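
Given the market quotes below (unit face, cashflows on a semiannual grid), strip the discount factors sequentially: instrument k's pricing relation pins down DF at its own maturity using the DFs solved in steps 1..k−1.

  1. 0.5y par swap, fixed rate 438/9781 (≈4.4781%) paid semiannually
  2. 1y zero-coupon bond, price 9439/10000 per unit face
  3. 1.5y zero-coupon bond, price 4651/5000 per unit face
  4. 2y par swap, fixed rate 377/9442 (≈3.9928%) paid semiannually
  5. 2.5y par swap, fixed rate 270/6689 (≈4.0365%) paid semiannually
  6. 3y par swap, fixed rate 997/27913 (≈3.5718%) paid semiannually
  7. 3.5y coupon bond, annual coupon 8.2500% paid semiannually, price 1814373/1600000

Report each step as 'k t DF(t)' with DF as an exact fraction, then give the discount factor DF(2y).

step 1 [0.5y] swap r/2=219/9781: DF=(1 − 219/9781·(0))/(1+219/9781) = 9781/10000 ≈ 0.978100
step 2 [1y] zero: DF = P = 9439/10000 ≈ 0.943900
step 3 [1.5y] zero: DF = P = 4651/5000 ≈ 0.930200
step 4 [2y] swap r/2=377/18884: DF=(1 − 377/18884·(0.978100+0.943900+0.930200))/(1+377/18884) = 4623/5000 ≈ 0.924600
step 5 [2.5y] swap r/2=135/6689: DF=(1 − 135/6689·(0.978100+0.943900+0.930200+0.924600))/(1+135/6689) = 1811/2000 ≈ 0.905500
step 6 [3y] swap r/2=997/55826: DF=(1 − 997/55826·(0.978100+0.943900+0.930200+0.924600+0.905500))/(1+997/55826) = 9003/10000 ≈ 0.900300
step 7 [3.5y] bond c/2=33/800: DF=(1814373/1600000 − 33/800·(0.978100+0.943900+0.930200+0.924600+0.905500+0.900300))/(1+33/800) = 8679/10000 ≈ 0.867900

1 1/2 9781/10000
2 1 9439/10000
3 3/2 4651/5000
4 2 4623/5000
5 5/2 1811/2000
6 3 9003/10000
7 7/2 8679/10000
DF(2y) = 4623/5000 ≈ 0.924600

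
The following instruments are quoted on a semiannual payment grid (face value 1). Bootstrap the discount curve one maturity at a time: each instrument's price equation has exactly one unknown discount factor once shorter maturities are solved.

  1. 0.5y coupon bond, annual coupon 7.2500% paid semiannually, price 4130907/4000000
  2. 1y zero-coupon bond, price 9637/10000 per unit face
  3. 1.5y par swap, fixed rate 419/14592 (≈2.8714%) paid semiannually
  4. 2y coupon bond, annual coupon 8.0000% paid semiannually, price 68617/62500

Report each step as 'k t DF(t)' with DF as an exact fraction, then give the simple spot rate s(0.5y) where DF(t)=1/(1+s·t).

step 1 [0.5y] bond c/2=29/800: DF=(4130907/4000000 − 29/800·(0))/(1+29/800) = 4983/5000 ≈ 0.996600
step 2 [1y] zero: DF = P = 9637/10000 ≈ 0.963700
step 3 [1.5y] swap r/2=419/29184: DF=(1 − 419/29184·(0.996600+0.963700))/(1+419/29184) = 9581/10000 ≈ 0.958100
step 4 [2y] bond c/2=1/25: DF=(68617/62500 − 1/25·(0.996600+0.963700+0.958100))/(1+1/25) = 4717/5000 ≈ 0.943400

1 1/2 4983/5000
2 1 9637/10000
3 3/2 9581/10000
4 2 4717/5000
s(0.5y) = (1/(4983/5000) − 1)/(1/2) = 34/4983 ≈ 0.6823%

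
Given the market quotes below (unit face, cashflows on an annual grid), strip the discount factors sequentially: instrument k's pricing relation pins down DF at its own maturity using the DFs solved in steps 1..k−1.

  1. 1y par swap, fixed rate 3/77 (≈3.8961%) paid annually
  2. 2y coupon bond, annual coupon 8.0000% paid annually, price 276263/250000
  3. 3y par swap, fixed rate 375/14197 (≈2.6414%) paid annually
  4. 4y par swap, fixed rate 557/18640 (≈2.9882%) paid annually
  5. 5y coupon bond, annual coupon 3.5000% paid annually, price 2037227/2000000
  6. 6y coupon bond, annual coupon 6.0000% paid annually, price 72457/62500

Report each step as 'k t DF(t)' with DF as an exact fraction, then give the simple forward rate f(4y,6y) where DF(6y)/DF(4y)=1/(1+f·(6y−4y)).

1 1 77/80
2 2 9519/10000
3 3 37/40
4 4 4443/5000
5 5 8581/10000
6 6 8341/10000
f(4y,6y) = ((4443/5000)/(8341/10000) − 1)/(2) = 545/16682 ≈ 3.2670%

step 1 [1y] swap r/1=3/77: DF=(1 − 3/77·(0))/(1+3/77) = 77/80 ≈ 0.962500
step 2 [2y] bond c/1=2/25: DF=(276263/250000 − 2/25·(0.962500))/(1+2/25) = 9519/10000 ≈ 0.951900
step 3 [3y] swap r/1=375/14197: DF=(1 − 375/14197·(0.962500+0.951900))/(1+375/14197) = 37/40 ≈ 0.925000
step 4 [4y] swap r/1=557/18640: DF=(1 − 557/18640·(0.962500+0.951900+0.925000))/(1+557/18640) = 4443/5000 ≈ 0.888600
step 5 [5y] bond c/1=7/200: DF=(2037227/2000000 − 7/200·(0.962500+0.951900+0.925000+0.888600))/(1+7/200) = 8581/10000 ≈ 0.858100
step 6 [6y] bond c/1=3/50: DF=(72457/62500 − 3/50·(0.962500+0.951900+0.925000+0.888600+0.858100))/(1+3/50) = 8341/10000 ≈ 0.834100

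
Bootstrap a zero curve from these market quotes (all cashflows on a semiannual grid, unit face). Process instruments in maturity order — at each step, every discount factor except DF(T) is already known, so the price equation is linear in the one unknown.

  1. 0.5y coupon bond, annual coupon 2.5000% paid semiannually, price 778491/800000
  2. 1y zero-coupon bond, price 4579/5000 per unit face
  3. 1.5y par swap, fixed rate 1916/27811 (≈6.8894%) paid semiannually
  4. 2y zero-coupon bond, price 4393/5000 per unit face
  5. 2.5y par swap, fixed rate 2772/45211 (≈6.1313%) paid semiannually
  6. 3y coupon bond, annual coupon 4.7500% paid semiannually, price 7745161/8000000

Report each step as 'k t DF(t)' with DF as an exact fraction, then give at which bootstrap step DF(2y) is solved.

step 1 [0.5y] bond c/2=1/80: DF=(778491/800000 − 1/80·(0))/(1+1/80) = 9611/10000 ≈ 0.961100
step 2 [1y] zero: DF = P = 4579/5000 ≈ 0.915800
step 3 [1.5y] swap r/2=958/27811: DF=(1 − 958/27811·(0.961100+0.915800))/(1+958/27811) = 4521/5000 ≈ 0.904200
step 4 [2y] zero: DF = P = 4393/5000 ≈ 0.878600
step 5 [2.5y] swap r/2=1386/45211: DF=(1 − 1386/45211·(0.961100+0.915800+0.904200+0.878600))/(1+1386/45211) = 4307/5000 ≈ 0.861400
step 6 [3y] bond c/2=19/800: DF=(7745161/8000000 − 19/800·(0.961100+0.915800+0.904200+0.878600+0.861400))/(1+19/800) = 1051/1250 ≈ 0.840800

1 1/2 9611/10000
2 1 4579/5000
3 3/2 4521/5000
4 2 4393/5000
5 5/2 4307/5000
6 3 1051/1250
DF(2y) is solved at step 4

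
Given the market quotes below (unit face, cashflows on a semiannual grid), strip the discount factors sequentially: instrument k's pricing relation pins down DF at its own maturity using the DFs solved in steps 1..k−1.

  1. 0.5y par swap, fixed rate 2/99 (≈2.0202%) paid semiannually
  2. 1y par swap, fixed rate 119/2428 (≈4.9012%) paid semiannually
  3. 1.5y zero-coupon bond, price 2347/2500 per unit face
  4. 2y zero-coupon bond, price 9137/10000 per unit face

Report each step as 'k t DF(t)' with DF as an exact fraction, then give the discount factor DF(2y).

step 1 [0.5y] swap r/2=1/99: DF=(1 − 1/99·(0))/(1+1/99) = 99/100 ≈ 0.990000
step 2 [1y] swap r/2=119/4856: DF=(1 − 119/4856·(0.990000))/(1+119/4856) = 2381/2500 ≈ 0.952400
step 3 [1.5y] zero: DF = P = 2347/2500 ≈ 0.938800
step 4 [2y] zero: DF = P = 9137/10000 ≈ 0.913700

1 1/2 99/100
2 1 2381/2500
3 3/2 2347/2500
4 2 9137/10000
DF(2y) = 9137/10000 ≈ 0.913700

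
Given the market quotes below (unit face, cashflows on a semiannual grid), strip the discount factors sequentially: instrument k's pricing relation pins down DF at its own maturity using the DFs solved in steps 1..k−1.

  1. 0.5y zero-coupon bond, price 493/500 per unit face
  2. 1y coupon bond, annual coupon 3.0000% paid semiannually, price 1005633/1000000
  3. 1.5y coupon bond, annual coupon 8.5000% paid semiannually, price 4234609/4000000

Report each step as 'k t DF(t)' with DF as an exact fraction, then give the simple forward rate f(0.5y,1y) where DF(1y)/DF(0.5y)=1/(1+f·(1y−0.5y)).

1 1/2 493/500
2 1 4881/5000
3 3/2 1871/2000
f(0.5y,1y) = ((493/500)/(4881/5000) − 1)/(1/2) = 98/4881 ≈ 2.0078%

step 1 [0.5y] zero: DF = P = 493/500 ≈ 0.986000
step 2 [1y] bond c/2=3/200: DF=(1005633/1000000 − 3/200·(0.986000))/(1+3/200) = 4881/5000 ≈ 0.976200
step 3 [1.5y] bond c/2=17/400: DF=(4234609/4000000 − 17/400·(0.986000+0.976200))/(1+17/400) = 1871/2000 ≈ 0.935500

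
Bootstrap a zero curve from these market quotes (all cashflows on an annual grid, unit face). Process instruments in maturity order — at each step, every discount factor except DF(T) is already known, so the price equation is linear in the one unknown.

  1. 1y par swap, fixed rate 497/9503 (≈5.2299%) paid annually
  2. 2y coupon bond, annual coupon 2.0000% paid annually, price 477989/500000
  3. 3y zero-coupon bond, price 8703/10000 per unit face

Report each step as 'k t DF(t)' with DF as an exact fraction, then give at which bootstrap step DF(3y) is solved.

1 1 9503/10000
2 2 4593/5000
3 3 8703/10000
DF(3y) is solved at step 3

step 1 [1y] swap r/1=497/9503: DF=(1 − 497/9503·(0))/(1+497/9503) = 9503/10000 ≈ 0.950300
step 2 [2y] bond c/1=1/50: DF=(477989/500000 − 1/50·(0.950300))/(1+1/50) = 4593/5000 ≈ 0.918600
step 3 [3y] zero: DF = P = 8703/10000 ≈ 0.870300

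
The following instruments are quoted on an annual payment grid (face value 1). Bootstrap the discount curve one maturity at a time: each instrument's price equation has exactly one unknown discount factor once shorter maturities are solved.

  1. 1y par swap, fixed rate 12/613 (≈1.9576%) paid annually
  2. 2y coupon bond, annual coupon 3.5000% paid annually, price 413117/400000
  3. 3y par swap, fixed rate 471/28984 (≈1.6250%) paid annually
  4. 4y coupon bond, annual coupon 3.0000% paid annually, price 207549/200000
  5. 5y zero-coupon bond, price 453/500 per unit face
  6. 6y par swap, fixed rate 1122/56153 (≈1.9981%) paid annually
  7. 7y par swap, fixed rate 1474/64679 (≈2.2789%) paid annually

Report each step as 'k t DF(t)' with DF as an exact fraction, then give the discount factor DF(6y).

1 1 613/625
2 2 9647/10000
3 3 9529/10000
4 4 9231/10000
5 5 453/500
6 6 4439/5000
7 7 4263/5000
DF(6y) = 4439/5000 ≈ 0.887800

step 1 [1y] swap r/1=12/613: DF=(1 − 12/613·(0))/(1+12/613) = 613/625 ≈ 0.980800
step 2 [2y] bond c/1=7/200: DF=(413117/400000 − 7/200·(0.980800))/(1+7/200) = 9647/10000 ≈ 0.964700
step 3 [3y] swap r/1=471/28984: DF=(1 − 471/28984·(0.980800+0.964700))/(1+471/28984) = 9529/10000 ≈ 0.952900
step 4 [4y] bond c/1=3/100: DF=(207549/200000 − 3/100·(0.980800+0.964700+0.952900))/(1+3/100) = 9231/10000 ≈ 0.923100
step 5 [5y] zero: DF = P = 453/500 ≈ 0.906000
step 6 [6y] swap r/1=1122/56153: DF=(1 − 1122/56153·(0.980800+0.964700+0.952900+0.923100+0.906000))/(1+1122/56153) = 4439/5000 ≈ 0.887800
step 7 [7y] swap r/1=1474/64679: DF=(1 − 1474/64679·(0.980800+0.964700+0.952900+0.923100+0.906000+0.887800))/(1+1474/64679) = 4263/5000 ≈ 0.852600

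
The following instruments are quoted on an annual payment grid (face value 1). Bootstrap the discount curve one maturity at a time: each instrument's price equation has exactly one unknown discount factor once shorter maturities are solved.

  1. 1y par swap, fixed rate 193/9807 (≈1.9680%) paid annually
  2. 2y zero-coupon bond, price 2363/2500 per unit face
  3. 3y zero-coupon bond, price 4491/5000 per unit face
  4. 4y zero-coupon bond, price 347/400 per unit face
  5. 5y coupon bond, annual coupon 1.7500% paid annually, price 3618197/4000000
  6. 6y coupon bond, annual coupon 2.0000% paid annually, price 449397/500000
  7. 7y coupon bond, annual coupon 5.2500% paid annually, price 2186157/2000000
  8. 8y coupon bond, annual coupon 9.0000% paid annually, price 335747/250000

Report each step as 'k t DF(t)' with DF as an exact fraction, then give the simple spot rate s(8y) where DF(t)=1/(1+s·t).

step 1 [1y] swap r/1=193/9807: DF=(1 − 193/9807·(0))/(1+193/9807) = 9807/10000 ≈ 0.980700
step 2 [2y] zero: DF = P = 2363/2500 ≈ 0.945200
step 3 [3y] zero: DF = P = 4491/5000 ≈ 0.898200
step 4 [4y] zero: DF = P = 347/400 ≈ 0.867500
step 5 [5y] bond c/1=7/400: DF=(3618197/4000000 − 7/400·(0.980700+0.945200+0.898200+0.867500))/(1+7/400) = 1651/2000 ≈ 0.825500
step 6 [6y] bond c/1=1/50: DF=(449397/500000 − 1/50·(0.980700+0.945200+0.898200+0.867500+0.825500))/(1+1/50) = 3963/5000 ≈ 0.792600
step 7 [7y] bond c/1=21/400: DF=(2186157/2000000 − 21/400·(0.980700+0.945200+0.898200+0.867500+0.825500+0.792600))/(1+21/400) = 7737/10000 ≈ 0.773700
step 8 [8y] bond c/1=9/100: DF=(335747/250000 − 9/100·(0.980700+0.945200+0.898200+0.867500+0.825500+0.792600+0.773700))/(1+9/100) = 3649/5000 ≈ 0.729800

1 1 9807/10000
2 2 2363/2500
3 3 4491/5000
4 4 347/400
5 5 1651/2000
6 6 3963/5000
7 7 7737/10000
8 8 3649/5000
s(8y) = (1/(3649/5000) − 1)/(8) = 1351/29192 ≈ 4.6280%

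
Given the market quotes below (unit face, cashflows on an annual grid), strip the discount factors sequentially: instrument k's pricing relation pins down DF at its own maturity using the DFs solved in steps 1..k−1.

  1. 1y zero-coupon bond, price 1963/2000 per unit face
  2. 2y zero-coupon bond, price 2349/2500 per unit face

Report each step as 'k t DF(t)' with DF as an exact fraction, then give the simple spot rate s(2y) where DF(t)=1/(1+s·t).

1 1 1963/2000
2 2 2349/2500
s(2y) = (1/(2349/2500) − 1)/(2) = 151/4698 ≈ 3.2141%

step 1 [1y] zero: DF = P = 1963/2000 ≈ 0.981500
step 2 [2y] zero: DF = P = 2349/2500 ≈ 0.939600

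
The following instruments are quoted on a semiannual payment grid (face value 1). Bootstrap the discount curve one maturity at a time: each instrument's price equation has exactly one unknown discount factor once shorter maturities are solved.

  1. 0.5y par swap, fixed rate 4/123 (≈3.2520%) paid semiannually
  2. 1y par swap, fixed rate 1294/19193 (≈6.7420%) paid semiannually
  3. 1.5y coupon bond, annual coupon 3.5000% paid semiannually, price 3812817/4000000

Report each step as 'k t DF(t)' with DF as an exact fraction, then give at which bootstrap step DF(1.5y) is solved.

step 1 [0.5y] swap r/2=2/123: DF=(1 − 2/123·(0))/(1+2/123) = 123/125 ≈ 0.984000
step 2 [1y] swap r/2=647/19193: DF=(1 − 647/19193·(0.984000))/(1+647/19193) = 9353/10000 ≈ 0.935300
step 3 [1.5y] bond c/2=7/400: DF=(3812817/4000000 − 7/400·(0.984000+0.935300))/(1+7/400) = 4519/5000 ≈ 0.903800

1 1/2 123/125
2 1 9353/10000
3 3/2 4519/5000
DF(1.5y) is solved at step 3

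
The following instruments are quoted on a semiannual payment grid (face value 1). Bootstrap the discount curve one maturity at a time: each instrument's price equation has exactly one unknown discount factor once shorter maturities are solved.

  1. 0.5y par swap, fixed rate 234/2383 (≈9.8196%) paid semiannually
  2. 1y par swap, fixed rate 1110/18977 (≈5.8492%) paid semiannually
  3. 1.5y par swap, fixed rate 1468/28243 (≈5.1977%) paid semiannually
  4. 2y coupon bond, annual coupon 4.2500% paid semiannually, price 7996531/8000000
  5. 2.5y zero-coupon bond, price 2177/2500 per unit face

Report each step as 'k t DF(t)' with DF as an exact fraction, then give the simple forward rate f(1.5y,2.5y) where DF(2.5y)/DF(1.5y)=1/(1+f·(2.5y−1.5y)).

1 1/2 2383/2500
2 1 1889/2000
3 3/2 4633/5000
4 2 23/25
5 5/2 2177/2500
f(1.5y,2.5y) = ((4633/5000)/(2177/2500) − 1)/(1) = 279/4354 ≈ 6.4079%

step 1 [0.5y] swap r/2=117/2383: DF=(1 − 117/2383·(0))/(1+117/2383) = 2383/2500 ≈ 0.953200
step 2 [1y] swap r/2=555/18977: DF=(1 − 555/18977·(0.953200))/(1+555/18977) = 1889/2000 ≈ 0.944500
step 3 [1.5y] swap r/2=734/28243: DF=(1 − 734/28243·(0.953200+0.944500))/(1+734/28243) = 4633/5000 ≈ 0.926600
step 4 [2y] bond c/2=17/800: DF=(7996531/8000000 − 17/800·(0.953200+0.944500+0.926600))/(1+17/800) = 23/25 ≈ 0.920000
step 5 [2.5y] zero: DF = P = 2177/2500 ≈ 0.870800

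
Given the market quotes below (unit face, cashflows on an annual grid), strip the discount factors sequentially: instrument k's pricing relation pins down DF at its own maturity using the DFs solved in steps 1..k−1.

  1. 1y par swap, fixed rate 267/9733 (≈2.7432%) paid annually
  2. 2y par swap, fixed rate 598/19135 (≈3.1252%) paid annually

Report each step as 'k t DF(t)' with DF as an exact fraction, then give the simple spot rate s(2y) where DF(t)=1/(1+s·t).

step 1 [1y] swap r/1=267/9733: DF=(1 − 267/9733·(0))/(1+267/9733) = 9733/10000 ≈ 0.973300
step 2 [2y] swap r/1=598/19135: DF=(1 − 598/19135·(0.973300))/(1+598/19135) = 4701/5000 ≈ 0.940200

1 1 9733/10000
2 2 4701/5000
s(2y) = (1/(4701/5000) − 1)/(2) = 299/9402 ≈ 3.1802%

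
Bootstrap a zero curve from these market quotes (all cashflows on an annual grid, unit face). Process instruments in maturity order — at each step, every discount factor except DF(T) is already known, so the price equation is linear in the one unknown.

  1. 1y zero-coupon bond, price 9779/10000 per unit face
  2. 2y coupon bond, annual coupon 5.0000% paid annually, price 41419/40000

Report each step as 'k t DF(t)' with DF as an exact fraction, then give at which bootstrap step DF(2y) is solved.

1 1 9779/10000
2 2 2349/2500
DF(2y) is solved at step 2

step 1 [1y] zero: DF = P = 9779/10000 ≈ 0.977900
step 2 [2y] bond c/1=1/20: DF=(41419/40000 − 1/20·(0.977900))/(1+1/20) = 2349/2500 ≈ 0.939600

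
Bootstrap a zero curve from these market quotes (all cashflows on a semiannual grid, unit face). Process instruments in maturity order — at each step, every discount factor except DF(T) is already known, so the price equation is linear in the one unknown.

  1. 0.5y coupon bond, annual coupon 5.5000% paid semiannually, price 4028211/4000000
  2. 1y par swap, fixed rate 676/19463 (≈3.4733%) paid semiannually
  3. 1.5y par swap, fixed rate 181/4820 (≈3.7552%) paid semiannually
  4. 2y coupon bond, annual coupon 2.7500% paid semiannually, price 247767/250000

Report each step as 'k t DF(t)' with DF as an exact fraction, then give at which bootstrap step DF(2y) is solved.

1 1/2 9801/10000
2 1 4831/5000
3 3/2 9457/10000
4 2 1173/1250
DF(2y) is solved at step 4

step 1 [0.5y] bond c/2=11/400: DF=(4028211/4000000 − 11/400·(0))/(1+11/400) = 9801/10000 ≈ 0.980100
step 2 [1y] swap r/2=338/19463: DF=(1 − 338/19463·(0.980100))/(1+338/19463) = 4831/5000 ≈ 0.966200
step 3 [1.5y] swap r/2=181/9640: DF=(1 − 181/9640·(0.980100+0.966200))/(1+181/9640) = 9457/10000 ≈ 0.945700
step 4 [2y] bond c/2=11/800: DF=(247767/250000 − 11/800·(0.980100+0.966200+0.945700))/(1+11/800) = 1173/1250 ≈ 0.938400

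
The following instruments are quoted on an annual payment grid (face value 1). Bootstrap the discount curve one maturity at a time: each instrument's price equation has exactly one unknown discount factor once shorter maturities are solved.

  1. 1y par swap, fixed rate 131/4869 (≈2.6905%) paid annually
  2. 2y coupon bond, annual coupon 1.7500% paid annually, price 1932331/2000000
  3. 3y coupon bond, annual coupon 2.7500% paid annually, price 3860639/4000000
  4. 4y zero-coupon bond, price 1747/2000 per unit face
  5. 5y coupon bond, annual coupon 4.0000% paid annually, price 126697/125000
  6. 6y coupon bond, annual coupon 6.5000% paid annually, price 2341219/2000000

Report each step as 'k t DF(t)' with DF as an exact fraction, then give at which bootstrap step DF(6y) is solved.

1 1 4869/5000
2 2 583/625
3 3 8883/10000
4 4 1747/2000
5 5 1667/2000
6 6 2061/2500
DF(6y) is solved at step 6

step 1 [1y] swap r/1=131/4869: DF=(1 − 131/4869·(0))/(1+131/4869) = 4869/5000 ≈ 0.973800
step 2 [2y] bond c/1=7/400: DF=(1932331/2000000 − 7/400·(0.973800))/(1+7/400) = 583/625 ≈ 0.932800
step 3 [3y] bond c/1=11/400: DF=(3860639/4000000 − 11/400·(0.973800+0.932800))/(1+11/400) = 8883/10000 ≈ 0.888300
step 4 [4y] zero: DF = P = 1747/2000 ≈ 0.873500
step 5 [5y] bond c/1=1/25: DF=(126697/125000 − 1/25·(0.973800+0.932800+0.888300+0.873500))/(1+1/25) = 1667/2000 ≈ 0.833500
step 6 [6y] bond c/1=13/200: DF=(2341219/2000000 − 13/200·(0.973800+0.932800+0.888300+0.873500+0.833500))/(1+13/200) = 2061/2500 ≈ 0.824400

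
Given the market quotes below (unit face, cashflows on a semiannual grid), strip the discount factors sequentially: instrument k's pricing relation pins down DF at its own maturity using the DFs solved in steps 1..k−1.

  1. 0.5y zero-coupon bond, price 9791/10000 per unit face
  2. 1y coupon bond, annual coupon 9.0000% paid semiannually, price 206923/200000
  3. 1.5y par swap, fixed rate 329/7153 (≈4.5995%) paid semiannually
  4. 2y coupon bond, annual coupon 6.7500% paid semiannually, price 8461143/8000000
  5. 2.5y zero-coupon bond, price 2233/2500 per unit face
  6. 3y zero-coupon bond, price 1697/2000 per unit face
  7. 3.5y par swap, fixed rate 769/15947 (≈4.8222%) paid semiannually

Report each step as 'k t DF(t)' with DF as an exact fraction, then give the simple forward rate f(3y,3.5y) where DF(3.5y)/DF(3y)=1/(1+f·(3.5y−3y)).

1 1/2 9791/10000
2 1 9479/10000
3 3/2 4671/5000
4 2 9297/10000
5 5/2 2233/2500
6 3 1697/2000
7 7/2 4231/5000
f(3y,3.5y) = ((1697/2000)/(4231/5000) − 1)/(1/2) = 23/4231 ≈ 0.5436%

step 1 [0.5y] zero: DF = P = 9791/10000 ≈ 0.979100
step 2 [1y] bond c/2=9/200: DF=(206923/200000 − 9/200·(0.979100))/(1+9/200) = 9479/10000 ≈ 0.947900
step 3 [1.5y] swap r/2=329/14306: DF=(1 − 329/14306·(0.979100+0.947900))/(1+329/14306) = 4671/5000 ≈ 0.934200
step 4 [2y] bond c/2=27/800: DF=(8461143/8000000 − 27/800·(0.979100+0.947900+0.934200))/(1+27/800) = 9297/10000 ≈ 0.929700
step 5 [2.5y] zero: DF = P = 2233/2500 ≈ 0.893200
step 6 [3y] zero: DF = P = 1697/2000 ≈ 0.848500
step 7 [3.5y] swap r/2=769/31894: DF=(1 − 769/31894·(0.979100+0.947900+0.934200+0.929700+0.893200+0.848500))/(1+769/31894) = 4231/5000 ≈ 0.846200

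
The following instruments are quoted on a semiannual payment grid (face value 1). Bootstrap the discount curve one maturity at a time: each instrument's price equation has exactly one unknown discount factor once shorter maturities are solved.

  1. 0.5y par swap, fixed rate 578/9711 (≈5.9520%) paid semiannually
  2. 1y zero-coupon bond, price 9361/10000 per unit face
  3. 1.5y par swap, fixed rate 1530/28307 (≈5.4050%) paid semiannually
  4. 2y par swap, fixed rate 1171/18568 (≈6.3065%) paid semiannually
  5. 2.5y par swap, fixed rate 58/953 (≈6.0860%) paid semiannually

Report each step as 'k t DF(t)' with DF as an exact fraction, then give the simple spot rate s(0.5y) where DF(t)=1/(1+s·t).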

Required work:
Scan the records above for the lines holding "1. 1y par swap, fixed rate 3/77" and "6. 6y coupon bond, annual coupon 6.0000%". Transcribe those two and every line between them word for word, and no others.

Written response:
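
  1. 1y par swap, fixed rate 3/77 (≈3.8961%) paid annually
  2. 2y coupon bond, annual coupon 8.0000% paid annually, price 276263/250000
  3. 3y par swap, fixed rate 375/14197 (≈2.6414%) paid annually
  4. 4y par swap, fixed rate 557/18640 (≈2.9882%) paid annually
  5. 5y coupon bond, annual coupon 3.5000% paid annually, price 2037227/2000000
  6. 6y coupon bond, annual coupon 6.0000% paid annually, price 72457/62500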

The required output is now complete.